▶ WORK TO COMPLETE: In full and without alteration, transcribe the listing.

------

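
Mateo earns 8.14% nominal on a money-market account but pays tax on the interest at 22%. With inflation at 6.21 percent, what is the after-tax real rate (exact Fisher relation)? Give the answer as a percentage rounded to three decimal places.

0.131%

After-tax nominal return = 8.14% × (1 − 0.22) = 6.3492%.
1 + r = 1.063492 / 1.06210 = 1.001311
After-tax real rate = 1.001311 − 1 → 0.131%.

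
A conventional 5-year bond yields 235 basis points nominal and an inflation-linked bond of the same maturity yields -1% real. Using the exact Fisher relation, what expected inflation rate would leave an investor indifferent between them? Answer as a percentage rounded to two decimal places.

(1 + π) = (1 + i)/(1 + r) = 1.02350 / 0.99000 = 1.033838
Break-even inflation = 1.033838 − 1 → 3.38%.

3.38%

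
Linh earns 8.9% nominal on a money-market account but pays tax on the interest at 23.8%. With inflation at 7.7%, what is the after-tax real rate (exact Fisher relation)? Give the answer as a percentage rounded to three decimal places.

After-tax nominal return = 8.9% × (1 − 0.238) = 6.7818%.
1 + r = 1.067818 / 1.07700 = 0.991474
After-tax real rate = 0.991474 − 1 → -0.853%.

-0.853%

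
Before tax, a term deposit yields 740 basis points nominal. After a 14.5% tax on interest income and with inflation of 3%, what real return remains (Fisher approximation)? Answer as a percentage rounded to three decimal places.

After-tax nominal return = 7.4% × (1 − 0.145) = 6.3270%.
r ≈ 6.3270% − 3% → 3.327%.

3.327%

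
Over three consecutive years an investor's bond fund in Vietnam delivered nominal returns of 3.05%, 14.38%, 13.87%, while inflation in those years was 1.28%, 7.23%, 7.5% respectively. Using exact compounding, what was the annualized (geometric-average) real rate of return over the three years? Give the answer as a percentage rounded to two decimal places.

4.76%

Compound the nominal returns: 1.0305 × 1.1438 × 1.1387 = 1.34216963.
Compound inflation: 1.0128 × 1.0723 × 1.0750 = 1.16747735.
Deflate: 1.34216963 / 1.16747735 = 1.14963227.
Annualized real rate = 1.14963227^(1/3) − 1 = 4.7578% → 4.76%.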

------

▶ ANSWER FOR THIS EXERCISE:
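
Mateo earns 8.14% nominal on a money-market account but pays tax on the interest at 22%. With inflation at 6.21 percent, what is the after-tax real rate (exact Fisher relation)? Give the answer as a percentage rounded to three decimal places.

0.131%

After-tax nominal return = 8.14% × (1 − 0.22) = 6.3492%.
1 + r = 1.063492 / 1.06210 = 1.001311
After-tax real rate = 1.001311 − 1 → 0.131%.

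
A conventional 5-year bond yields 235 basis points nominal and an inflation-linked bond of the same maturity yields -1% real. Using the exact Fisher relation, what expected inflation rate would leave an investor indifferent between them? Answer as a percentage rounded to two decimal places.

(1 + π) = (1 + i)/(1 + r) = 1.02350 / 0.99000 = 1.033838
Break-even inflation = 1.033838 − 1 → 3.38%.

3.38%

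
Linh earns 8.9% nominal on a money-market account but pays tax on the interest at 23.8%. With inflation at 7.7%, what is the after-tax real rate (exact Fisher relation)? Give the answer as a percentage rounded to three decimal places.

After-tax nominal return = 8.9% × (1 − 0.238) = 6.7818%.
1 + r = 1.067818 / 1.07700 = 0.991474
After-tax real rate = 0.991474 − 1 → -0.853%.

-0.853%

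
Before tax, a term deposit yields 740 basis points nominal. After a 14.5% tax on interest income and with inflation of 3%, what real return remains (Fisher approximation)? Answer as a percentage rounded to three decimal places.

After-tax nominal return = 7.4% × (1 − 0.145) = 6.3270%.
r ≈ 6.3270% − 3% → 3.327%.

3.327%

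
Over three consecutive years an investor's bond fund in Vietnam delivered nominal returns of 3.05%, 14.38%, 13.87%, while inflation in those years was 1.28%, 7.23%, 7.5% respectively. Using exact compounding, what was the annualized (geometric-average) real rate of return over the three years? Give the answer as a percentage rounded to two decimal places.

4.76%

Compound the nominal returns: 1.0305 × 1.1438 × 1.1387 = 1.34216963.
Compound inflation: 1.0128 × 1.0723 × 1.0750 = 1.16747735.
Deflate: 1.34216963 / 1.16747735 = 1.14963227.
Annualized real rate = 1.14963227^(1/3) − 1 = 4.7578% → 4.76%.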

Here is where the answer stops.